* GOAL OF THE EXERCISE: Across the records below, how many lines include the string "solve"? State the number and nothing more.

Start of TASK DATA

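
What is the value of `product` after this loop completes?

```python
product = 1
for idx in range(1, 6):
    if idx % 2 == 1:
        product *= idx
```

Product of odd numbers 1 to 5
`product` takes the values: 1 → 3 → 15

Answer: 15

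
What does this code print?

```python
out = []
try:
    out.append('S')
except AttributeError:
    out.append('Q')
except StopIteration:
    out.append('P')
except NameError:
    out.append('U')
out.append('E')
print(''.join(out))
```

Execution trace: 'S' (try body, no exception) → 'E' (after the try/except). Output: SE

Answer: SE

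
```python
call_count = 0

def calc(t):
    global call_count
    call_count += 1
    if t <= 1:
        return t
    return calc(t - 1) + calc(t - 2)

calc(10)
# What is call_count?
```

Calls(t) = 1 + Calls(t-1) + Calls(t-2); Calls(0)=Calls(1)=1. For t=10 this gives 177.

Answer: 177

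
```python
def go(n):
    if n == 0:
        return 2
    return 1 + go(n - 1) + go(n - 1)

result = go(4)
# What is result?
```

go(n) = 1 + 2·go(n-1), go(0)=2. Closed form: (2+1)·2^4 - 1 = 47.

Answer: 47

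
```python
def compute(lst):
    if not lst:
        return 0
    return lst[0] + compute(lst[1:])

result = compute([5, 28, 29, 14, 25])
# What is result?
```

5 + 28 + 29 + 14 + 25 + 0 = 101

Answer: 101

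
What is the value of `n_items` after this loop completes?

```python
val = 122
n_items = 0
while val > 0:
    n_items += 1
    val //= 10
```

Count digits by repeated division by 10
`n_items` takes the values: 0 → 1 → 2 → 3

Answer: 3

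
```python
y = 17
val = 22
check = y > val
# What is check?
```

Trace:
`y = 17` → y = 17
`val = 22` → val = 22
`check = y > val` → check = False
So check = False

Answer: False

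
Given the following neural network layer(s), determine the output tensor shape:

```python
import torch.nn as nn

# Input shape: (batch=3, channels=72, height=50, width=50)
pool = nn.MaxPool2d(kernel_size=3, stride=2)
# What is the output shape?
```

Input: (3, 72, 50, 50) -> Output: (3, 72, 24, 24)

Answer: (3, 72, 24, 24)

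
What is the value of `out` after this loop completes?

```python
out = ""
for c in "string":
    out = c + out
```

Reverse 'string'
`out` takes the values: "" → "s" → "ts" → "rts" → "irts" → "nirts" → "gnirts"

Answer: "gnirts"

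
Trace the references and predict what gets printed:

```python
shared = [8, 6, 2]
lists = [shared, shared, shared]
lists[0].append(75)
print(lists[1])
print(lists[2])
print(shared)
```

Key concept: list of same reference.
Step by step:
`shared = [8, 6, 2]` → shared = [8, 6, 2]
`lists = [shared, shared, shared]` → lists = [[8, 6, 2], [8, 6, 2], [8, 6, 2]]
`lists[0].append(75)` → shared = [8, 6, 2, 75]; lists = [[8, 6, 2, 75], [8, 6, 2, 75], [8, 6, 2, 75]]
`print(lists[1])` → prints [8, 6, 2, 75]
`print(lists[2])` → prints [8, 6, 2, 75]
`print(shared)` → prints [8, 6, 2, 75]

Answer:
[8, 6, 2, 75]
[8, 6, 2, 75]
[8, 6, 2, 75]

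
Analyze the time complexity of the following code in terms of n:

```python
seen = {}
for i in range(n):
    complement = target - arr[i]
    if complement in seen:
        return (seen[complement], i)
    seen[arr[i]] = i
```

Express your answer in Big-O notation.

This is Two sum with hash map. Time complexity: O(n).

Answer: O(n)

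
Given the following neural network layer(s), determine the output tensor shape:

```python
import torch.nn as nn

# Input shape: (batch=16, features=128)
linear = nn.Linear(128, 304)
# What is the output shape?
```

Input: (16, 128) -> Output: (16, 304)

Answer: (16, 304)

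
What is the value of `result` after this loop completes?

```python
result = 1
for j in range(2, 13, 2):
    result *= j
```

Product of even numbers 2 to 12
`result` takes the values: 1 → 2 → 8 → 48 → 384 → 3840 → 46080

Answer: 46080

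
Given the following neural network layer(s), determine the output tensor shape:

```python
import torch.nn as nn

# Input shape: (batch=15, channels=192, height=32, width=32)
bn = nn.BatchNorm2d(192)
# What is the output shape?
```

Input: (15, 192, 32, 32) -> Output: (15, 192, 32, 32)

Answer: (15, 192, 32, 32)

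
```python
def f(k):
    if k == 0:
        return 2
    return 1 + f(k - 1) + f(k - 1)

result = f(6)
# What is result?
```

f(k) = 1 + 2·f(k-1), f(0)=2. Closed form: (2+1)·2^6 - 1 = 191.

Answer: 191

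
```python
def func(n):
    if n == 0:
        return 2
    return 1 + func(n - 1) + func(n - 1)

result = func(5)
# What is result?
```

func(n) = 1 + 2·func(n-1), func(0)=2. Closed form: (2+1)·2^5 - 1 = 95.

Answer: 95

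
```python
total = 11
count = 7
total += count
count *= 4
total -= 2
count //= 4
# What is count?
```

Trace:
`total = 11` → total = 11
`count = 7` → count = 7
`total += count` → total = 18
`count *= 4` → count = 28
`total -= 2` → total = 16
`count //= 4` → count = 7
So count = 7

Answer: 7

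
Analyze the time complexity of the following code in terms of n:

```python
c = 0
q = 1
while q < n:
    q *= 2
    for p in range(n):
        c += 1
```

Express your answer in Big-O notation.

Each loop level contributes: log n × n. Multiplying the contributions gives O(n log n).

Answer: O(n log n)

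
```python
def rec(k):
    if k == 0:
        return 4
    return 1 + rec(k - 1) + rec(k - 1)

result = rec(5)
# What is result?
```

rec(k) = 1 + 2·rec(k-1), rec(0)=4. Closed form: (4+1)·2^5 - 1 = 159.

Answer: 159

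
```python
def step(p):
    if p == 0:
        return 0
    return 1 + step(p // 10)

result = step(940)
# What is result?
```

Count of digits of 940: 3

Answer: 3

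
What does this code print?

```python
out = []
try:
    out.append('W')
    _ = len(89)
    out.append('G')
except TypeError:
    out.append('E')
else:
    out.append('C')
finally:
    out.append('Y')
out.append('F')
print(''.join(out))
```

Execution trace: 'W' (try body) → 'E' (except TypeError) → 'Y' (finally) → 'F' (after the try/except). Output: WEYF

Answer: WEYF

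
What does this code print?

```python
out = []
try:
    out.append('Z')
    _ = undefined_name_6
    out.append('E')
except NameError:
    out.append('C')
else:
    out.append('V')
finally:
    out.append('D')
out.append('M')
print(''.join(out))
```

Execution trace: 'Z' (try body) → 'C' (except NameError) → 'D' (finally) → 'M' (after the try/except). Output: ZCDM

Answer: ZCDM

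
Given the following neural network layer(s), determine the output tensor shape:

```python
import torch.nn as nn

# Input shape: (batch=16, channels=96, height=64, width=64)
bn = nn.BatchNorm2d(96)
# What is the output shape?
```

Input: (16, 96, 64, 64) -> Output: (16, 96, 64, 64)

Answer: (16, 96, 64, 64)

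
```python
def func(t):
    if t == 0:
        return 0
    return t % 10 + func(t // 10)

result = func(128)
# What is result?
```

Sum of digits of 128: 8 + 2 + 1 = 11

Answer: 11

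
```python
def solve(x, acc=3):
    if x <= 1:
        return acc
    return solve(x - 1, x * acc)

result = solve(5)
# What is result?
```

Accumulator trace (n, acc): (5, 3) -> (4, 15) -> (3, 60) -> (2, 180) -> (1, 360) -> return 360

Answer: 360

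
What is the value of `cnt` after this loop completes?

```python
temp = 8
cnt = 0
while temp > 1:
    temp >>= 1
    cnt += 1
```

Count right shifts until 1
`cnt` takes the values: 0 → 1 → 2 → 3

Answer: 3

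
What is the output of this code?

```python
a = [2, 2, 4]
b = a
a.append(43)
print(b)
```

Key concept: basic list aliasing.
Step by step:
`a = [2, 2, 4]` → a = [2, 2, 4]
`b = a` → b = [2, 2, 4] (same object as a)
`a.append(43)` → a = [2, 2, 4, 43] (same object as b); b = [2, 2, 4, 43] (same object as a)
`print(b)` → prints [2, 2, 4, 43]

Answer: [2, 2, 4, 43]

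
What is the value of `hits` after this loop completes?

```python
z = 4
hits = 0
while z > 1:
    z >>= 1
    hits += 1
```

Count right shifts until 1
`hits` takes the values: 0 → 1 → 2

Answer: 2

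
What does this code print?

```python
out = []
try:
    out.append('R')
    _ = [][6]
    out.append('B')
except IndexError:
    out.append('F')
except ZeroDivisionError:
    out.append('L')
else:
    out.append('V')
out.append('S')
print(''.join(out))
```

Execution trace: 'R' (try body) → 'F' (except IndexError) → 'S' (after the try/except). Output: RFS

Answer: RFS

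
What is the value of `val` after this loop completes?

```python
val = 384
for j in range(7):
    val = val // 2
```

Halve 7 times: 384 // 2^7 = 3
`val` takes the values: 384 → 192 → 96 → 48 → 24 → 12 → 6 → 3

Answer: 3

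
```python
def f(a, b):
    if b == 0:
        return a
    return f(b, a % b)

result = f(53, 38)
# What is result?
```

f(53, 38) -> f(38, 15) -> f(15, 8) -> f(8, 7) -> f(7, 1) -> f(1, 0) -> 1

Answer: 1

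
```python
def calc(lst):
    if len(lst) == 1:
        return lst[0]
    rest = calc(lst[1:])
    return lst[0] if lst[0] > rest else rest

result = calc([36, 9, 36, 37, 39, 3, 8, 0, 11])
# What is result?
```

Recursive max over [36, 9, 36, 37, 39, 3, 8, 0, 11] = 39

Answer: 39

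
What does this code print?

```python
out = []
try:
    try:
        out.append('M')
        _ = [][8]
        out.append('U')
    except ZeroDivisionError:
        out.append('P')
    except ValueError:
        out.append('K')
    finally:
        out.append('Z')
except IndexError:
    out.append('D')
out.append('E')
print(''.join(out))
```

Execution trace: 'M' (inner try body) → 'Z' (inner finally) → 'D' (outer except IndexError) → 'E' (after the try/except). Output: MZDE

Answer: MZDE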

End of TASK DATA

* RESULT OF THIS EXERCISE: 3